───── Given records ─────
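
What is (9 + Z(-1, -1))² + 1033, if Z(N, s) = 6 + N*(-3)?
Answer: 1357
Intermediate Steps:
Z(N, s) = 6 - 3*N
(9 + Z(-1, -1))² + 1033 = (9 + (6 - 3*(-1)))² + 1033 = (9 + (6 + 3))² + 1033 = (9 + 9)² + 1033 = 18² + 1033 = 324 + 1033 = 1357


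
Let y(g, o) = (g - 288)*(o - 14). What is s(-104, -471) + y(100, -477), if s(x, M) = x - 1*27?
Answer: 92177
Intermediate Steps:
s(x, M) = -27 + x (s(x, M) = x - 27 = -27 + x)
y(g, o) = (-288 + g)*(-14 + o)
s(-104, -471) + y(100, -477) = (-27 - 104) + (4032 - 288*(-477) - 14*100 + 100*(-477)) = -131 + (4032 + 137376 - 1400 - 47700) = -131 + 92308 = 92177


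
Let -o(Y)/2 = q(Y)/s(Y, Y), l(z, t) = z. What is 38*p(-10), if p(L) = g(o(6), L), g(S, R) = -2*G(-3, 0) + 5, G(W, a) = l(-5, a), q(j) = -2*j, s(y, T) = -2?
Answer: 570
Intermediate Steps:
G(W, a) = -5
o(Y) = -2*Y (o(Y) = -2*(-2*Y)/(-2) = -2*(-2*Y)*(-1)/2 = -2*Y)
g(S, R) = 15 (g(S, R) = -2*(-5) + 5 = 10 + 5 = 15)
p(L) = 15
38*p(-10) = 38*15 = 570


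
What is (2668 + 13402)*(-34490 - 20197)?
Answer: -878820090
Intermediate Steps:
(2668 + 13402)*(-34490 - 20197) = 16070*(-54687) = -878820090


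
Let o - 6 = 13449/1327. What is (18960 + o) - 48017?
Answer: -38537228/1327 ≈ -29041.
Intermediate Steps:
o = 21411/1327 (o = 6 + 13449/1327 = 21411/1327 ≈ 16.135)
(18960 + o) - 48017 = (18960 + 21411/1327) - 48017 = 25181331/1327 - 48017 = -38537228/1327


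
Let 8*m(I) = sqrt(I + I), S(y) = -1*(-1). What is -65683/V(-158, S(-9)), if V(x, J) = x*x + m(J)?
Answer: -52470733184/19942441471 + 262732*sqrt(2)/19942441471 ≈ -2.6311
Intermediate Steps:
S(y) = 1
m(I) = sqrt(2)*sqrt(I)/8 (m(I) = sqrt(I + I)/8 = sqrt(2*I)/8 = (sqrt(2)*sqrt(I))/8 = sqrt(2)*sqrt(I)/8)
V(x, J) = x**2 + sqrt(2)*sqrt(J)/8 (V(x, J) = x*x + sqrt(2)*sqrt(J)/8 = x**2 + sqrt(2)*sqrt(J)/8)
-65683/V(-158, S(-9)) = -65683/((-158)**2 + sqrt(2)*sqrt(1)/8) = -65683/(24964 + (1/8)*sqrt(2)*1) = -65683/(24964 + sqrt(2)/8)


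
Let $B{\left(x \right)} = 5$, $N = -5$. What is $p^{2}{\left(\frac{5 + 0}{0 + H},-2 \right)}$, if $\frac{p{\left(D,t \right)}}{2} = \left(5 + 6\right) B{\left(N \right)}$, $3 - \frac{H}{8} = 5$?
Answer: $12100$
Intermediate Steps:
$H = -16$ ($H = 24 - 40 = -16$)
$p{\left(D,t \right)} = 110$ ($p{\left(D,t \right)} = 2 \left(5 + 6\right) 5 = 2 \cdot 11 \cdot 5 = 2 \cdot 55 = 110$)
$p^{2}{\left(\frac{5 + 0}{0 + H},-2 \right)} = 110^{2} = 12100$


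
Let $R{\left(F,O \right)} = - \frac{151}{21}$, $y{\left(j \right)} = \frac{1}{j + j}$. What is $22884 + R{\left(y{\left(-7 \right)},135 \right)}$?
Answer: $\frac{480413}{21} \approx 22877.0$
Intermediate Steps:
$y{\left(j \right)} = \frac{1}{2 j}$
$R{\left(F,O \right)} = - \frac{151}{21}$ ($R{\left(F,O \right)} = \left(-151\right) \frac{1}{21} = - \frac{151}{21}$)
$22884 + R{\left(y{\left(-7 \right)},135 \right)} = 22884 - \frac{151}{21} = \frac{480413}{21}$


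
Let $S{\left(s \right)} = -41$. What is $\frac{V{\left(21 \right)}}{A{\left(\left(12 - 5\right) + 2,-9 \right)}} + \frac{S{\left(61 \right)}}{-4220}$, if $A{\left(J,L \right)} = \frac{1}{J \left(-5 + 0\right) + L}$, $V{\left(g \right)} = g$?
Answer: $- \frac{4785439}{4220} \approx -1134.0$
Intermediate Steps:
$A{\left(J,L \right)} = \frac{1}{L - 5 J}$ ($A{\left(J,L \right)} = \frac{1}{J \left(-5\right) + L} = \frac{1}{- 5 J + L} = \frac{1}{L - 5 J}$)
$\frac{V{\left(21 \right)}}{A{\left(\left(12 - 5\right) + 2,-9 \right)}} + \frac{S{\left(61 \right)}}{-4220} = \frac{21}{\left(-1\right) \frac{1}{\left(-1\right) \left(-9\right) + 5 \left(\left(12 - 5\right) + 2\right)}} - \frac{41}{-4220} = \frac{21}{\left(-1\right) \frac{1}{9 + 5 \left(7 + 2\right)}} - - \frac{41}{4220} = \frac{21}{\left(-1\right) \frac{1}{9 + 5 \cdot 9}} + \frac{41}{4220} = \frac{21}{\left(-1\right) \frac{1}{9 + 45}} + \frac{41}{4220} = \frac{21}{\left(-1\right) \frac{1}{54}} + \frac{41}{4220} = \frac{21}{- \frac{1}{54}} + \frac{41}{4220} = 21 \left(-54\right) + \frac{41}{4220} = -1134 + \frac{41}{4220} = - \frac{4785439}{4220}$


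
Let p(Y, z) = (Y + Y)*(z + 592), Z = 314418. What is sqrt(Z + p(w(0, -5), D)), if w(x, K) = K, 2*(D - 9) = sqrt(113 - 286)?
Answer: sqrt(308408 - 5*I*sqrt(173)) ≈ 555.34 - 0.059*I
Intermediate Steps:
D = 9 + I*sqrt(173)/2 (D = 9 + sqrt(113 - 286)/2 = 9 + sqrt(-173)/2 = 9 + (I*sqrt(173))/2 = 9 + I*sqrt(173)/2 ≈ 9.0 + 6.5765*I)
p(Y, z) = 2*Y*(592 + z) (p(Y, z) = (2*Y)*(592 + z) = 2*Y*(592 + z))
sqrt(Z + p(w(0, -5), D)) = sqrt(314418 + 2*(-5)*(592 + (9 + I*sqrt(173)/2))) = sqrt(314418 + 2*(-5)*(601 + I*sqrt(173)/2)) = sqrt(314418 + (-6010 - 5*I*sqrt(173))) = sqrt(308408 - 5*I*sqrt(173))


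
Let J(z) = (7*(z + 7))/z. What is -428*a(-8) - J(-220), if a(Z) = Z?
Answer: 751789/220 ≈ 3417.2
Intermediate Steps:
J(z) = (49 + 7*z)/z (J(z) = (7*(7 + z))/z = (49 + 7*z)/z)
-428*a(-8) - J(-220) = -428*(-8) - (7 + 49/(-220)) = 3424 - (7 + 49*(-1/220)) = 3424 - (7 - 49/220) = 3424 - 1*1491/220 = 3424 - 1491/220 = 751789/220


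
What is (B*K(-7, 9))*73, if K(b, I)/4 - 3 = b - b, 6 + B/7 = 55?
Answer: 300468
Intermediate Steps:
B = 343 (B = -42 + 7*55 = -42 + 385 = 343)
K(b, I) = 12 (K(b, I) = 12 + 4*(b - b) = 12 + 4*0 = 12 + 0 = 12)
(B*K(-7, 9))*73 = (343*12)*73 = 4116*73 = 300468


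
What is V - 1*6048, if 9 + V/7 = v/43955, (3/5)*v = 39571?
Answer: -160888406/26373 ≈ -6100.5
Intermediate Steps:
v = 197855/3 (v = (5/3)*39571 = 197855/3 ≈ 65952.)
V = -1384502/26373 (V = -63 + 7*((197855/3)/43955) = -63 + 7*((197855/3)*(1/43955)) = -63 + 7*(39571/26373) = -63 + 276997/26373 = -1384502/26373 ≈ -52.497)
V - 1*6048 = -1384502/26373 - 1*6048 = -1384502/26373 - 6048 = -160888406/26373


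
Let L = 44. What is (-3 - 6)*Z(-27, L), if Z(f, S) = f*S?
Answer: 10692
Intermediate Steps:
Z(f, S) = S*f
(-3 - 6)*Z(-27, L) = (-3 - 6)*(44*(-27)) = -9*(-1188) = 10692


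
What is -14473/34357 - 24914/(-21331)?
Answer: 547246735/732869167 ≈ 0.74672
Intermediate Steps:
-14473/34357 - 24914/(-21331) = -14473*1/34357 - 24914*(-1/21331) = -14473/34357 + 24914/21331 = 547246735/732869167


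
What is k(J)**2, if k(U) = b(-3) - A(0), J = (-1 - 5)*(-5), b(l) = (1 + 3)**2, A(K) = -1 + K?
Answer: 289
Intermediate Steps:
b(l) = 16 (b(l) = 4**2 = 16)
J = 30 (J = -6*(-5) = 30)
k(U) = 17 (k(U) = 16 - (-1 + 0) = 16 - 1*(-1) = 16 + 1 = 17)
k(J)**2 = 17**2 = 289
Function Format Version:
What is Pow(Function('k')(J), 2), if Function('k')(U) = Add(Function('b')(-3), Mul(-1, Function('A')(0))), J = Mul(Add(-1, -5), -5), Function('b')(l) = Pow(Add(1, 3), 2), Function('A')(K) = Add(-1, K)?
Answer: 289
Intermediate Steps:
Function('b')(l) = 16 (Function('b')(l) = Pow(4, 2) = 16)
J = 30 (J = Mul(-6, -5) = 30)
Function('k')(U) = 17 (Function('k')(U) = Add(16, Mul(-1, Add(-1, 0))) = Add(16, Mul(-1, -1)) = Add(16, 1) = 17)
Pow(Function('k')(J), 2) = Pow(17, 2) = 289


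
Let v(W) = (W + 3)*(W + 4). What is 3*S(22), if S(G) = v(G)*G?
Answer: 42900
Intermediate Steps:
v(W) = (3 + W)*(4 + W)
S(G) = G*(12 + G**2 + 7*G) (S(G) = (12 + G**2 + 7*G)*G = G*(12 + G**2 + 7*G))
3*S(22) = 3*(22*(12 + 22**2 + 7*22)) = 3*(22*(12 + 484 + 154)) = 3*(22*650) = 3*14300 = 42900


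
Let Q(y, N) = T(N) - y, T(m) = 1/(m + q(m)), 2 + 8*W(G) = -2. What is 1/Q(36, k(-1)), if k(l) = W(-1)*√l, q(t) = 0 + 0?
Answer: -9/325 - I/650 ≈ -0.027692 - 0.0015385*I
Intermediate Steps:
q(t) = 0
W(G) = -½ (W(G) = -¼ + (⅛)*(-2) = -¼ - ¼ = -½)
T(m) = 1/m (T(m) = 1/(m + 0) = 1/m)
k(l) = -√l/2
Q(y, N) = 1/N - y
1/Q(36, k(-1)) = 1/(1/(-I/2) - 1*36) = 1/(1/(-I/2) - 36) = 1/(2*I - 36) = 1/(-36 + 2*I) = (-36 - 2*I)/1300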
─────
## [What is required]
With the line that has "What is Pow(Function('k')(J), 2), if" as the first and the line that has "Let Q(y, N)" as the last, repeat exactly that run of lines above and no more.

## [Answer to the exercise]
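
What is Pow(Function('k')(J), 2), if Function('k')(U) = Add(Function('b')(-3), Mul(-1, Function('A')(0))), J = Mul(Add(-1, -5), -5), Function('b')(l) = Pow(Add(1, 3), 2), Function('A')(K) = Add(-1, K)?
Answer: 289
Intermediate Steps:
Function('b')(l) = 16 (Function('b')(l) = Pow(4, 2) = 16)
J = 30 (J = Mul(-6, -5) = 30)
Function('k')(U) = 17 (Function('k')(U) = Add(16, Mul(-1, Add(-1, 0))) = Add(16, Mul(-1, -1)) = Add(16, 1) = 17)
Pow(Function('k')(J), 2) = Pow(17, 2) = 289


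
Let v(W) = (W + 3)*(W + 4). What is 3*S(22), if S(G) = v(G)*G?
Answer: 42900
Intermediate Steps:
v(W) = (3 + W)*(4 + W)
S(G) = G*(12 + G**2 + 7*G) (S(G) = (12 + G**2 + 7*G)*G = G*(12 + G**2 + 7*G))
3*S(22) = 3*(22*(12 + 22**2 + 7*22)) = 3*(22*(12 + 484 + 154)) = 3*(22*650) = 3*14300 = 42900


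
Let Q(y, N) = T(N) - y, T(m) = 1/(m + q(m)), 2 + 8*W(G) = -2. What is 1/Q(36, k(-1)), if k(l) = W(-1)*√l, q(t) = 0 + 0?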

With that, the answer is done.